Dataset entries

= Beginning of Section =

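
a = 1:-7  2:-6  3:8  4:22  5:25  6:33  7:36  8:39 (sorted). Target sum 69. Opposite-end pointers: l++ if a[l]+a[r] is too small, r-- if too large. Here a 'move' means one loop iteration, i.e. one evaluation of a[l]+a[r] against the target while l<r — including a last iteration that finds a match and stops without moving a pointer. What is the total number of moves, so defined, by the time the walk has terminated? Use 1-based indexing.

7 moves

[1,8] -7+39=32 <69 → l++
[2,8] -6+39=33 <69 → l++
[3,8] 8+39=47 <69 → l++
[4,8] 22+39=61 <69 → l++
[5,8] 25+39=64 <69 → l++
[6,8] 33+39=72 >69 → r--
[6,7] 33+36=69 → found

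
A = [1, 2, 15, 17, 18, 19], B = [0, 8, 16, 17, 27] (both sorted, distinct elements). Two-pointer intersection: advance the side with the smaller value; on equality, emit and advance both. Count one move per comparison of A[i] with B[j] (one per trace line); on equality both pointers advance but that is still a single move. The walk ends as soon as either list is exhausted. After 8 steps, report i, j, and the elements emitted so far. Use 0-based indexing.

i=0 j=0: 1>0, j++
i=0 j=1: 1<8, i++
i=1 j=1: 2<8, i++
i=2 j=1: 15>8, j++
i=2 j=2: 15<16, i++
i=3 j=2: 17>16, j++
i=3 j=3: 17==17 emit, i++,j++
i=4 j=4: 18<27, i++

i=5, j=4, emitted=[17]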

= End of Section =

» What you are asked to do:
Return each line above exactly.

» Problem solution:
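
a = 1:-7  2:-6  3:8  4:22  5:25  6:33  7:36  8:39 (sorted). Target sum 69. Opposite-end pointers: l++ if a[l]+a[r] is too small, r-- if too large. Here a 'move' means one loop iteration, i.e. one evaluation of a[l]+a[r] against the target while l<r — including a last iteration that finds a match and stops without moving a pointer. What is the total number of moves, so defined, by the time the walk has terminated? Use 1-based indexing.

7 moves

[1,8] -7+39=32 <69 → l++
[2,8] -6+39=33 <69 → l++
[3,8] 8+39=47 <69 → l++
[4,8] 22+39=61 <69 → l++
[5,8] 25+39=64 <69 → l++
[6,8] 33+39=72 >69 → r--
[6,7] 33+36=69 → found

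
A = [1, 2, 15, 17, 18, 19], B = [0, 8, 16, 17, 27] (both sorted, distinct elements). Two-pointer intersection: advance the side with the smaller value; on equality, emit and advance both. Count one move per comparison of A[i] with B[j] (one per trace line); on equality both pointers advance but that is still a single move. The walk ends as soon as either list is exhausted. After 8 steps, report i, j, and the elements emitted so far. Use 0-based indexing.

i=0 j=0: 1>0, j++
i=0 j=1: 1<8, i++
i=1 j=1: 2<8, i++
i=2 j=1: 15>8, j++
i=2 j=2: 15<16, i++
i=3 j=2: 17>16, j++
i=3 j=3: 17==17 emit, i++,j++
i=4 j=4: 18<27, i++

i=5, j=4, emitted=[17]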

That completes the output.